WHAT YOU HAVE TO DO
Write out every record in full, keeping each character exactly as it is.

DATA SHOWN
☆ ☆ ☆ ☆ ☆

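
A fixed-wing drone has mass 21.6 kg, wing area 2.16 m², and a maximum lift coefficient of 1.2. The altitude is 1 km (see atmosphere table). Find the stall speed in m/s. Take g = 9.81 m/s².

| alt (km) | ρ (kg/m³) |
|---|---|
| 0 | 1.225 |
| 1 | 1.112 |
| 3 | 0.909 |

V_stall = 12.1 m/s

At 1 km, from the table: ρ = 1.112 kg/m³.
Weight W = mg = 21.6 × 9.81 = 211.9 N.
From L = ½ρV²S·CL,max = W: V_stall = √(2W/(ρSCL,max)) = √(2·211.9/(1.112·2.16·1.2))
V_stall = √147 = 12.1 m/s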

☆ ☆ ☆ ☆ ☆

RESULT OF THIS EXERCISE
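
A fixed-wing drone has mass 21.6 kg, wing area 2.16 m², and a maximum lift coefficient of 1.2. The altitude is 1 km (see atmosphere table). Find the stall speed in m/s. Take g = 9.81 m/s².

| alt (km) | ρ (kg/m³) |
|---|---|
| 0 | 1.225 |
| 1 | 1.112 |
| 3 | 0.909 |

V_stall = 12.1 m/s

At 1 km, from the table: ρ = 1.112 kg/m³.
Weight W = mg = 21.6 × 9.81 = 211.9 N.
From L = ½ρV²S·CL,max = W: V_stall = √(2W/(ρSCL,max)) = √(2·211.9/(1.112·2.16·1.2))
V_stall = √147 = 12.1 m/s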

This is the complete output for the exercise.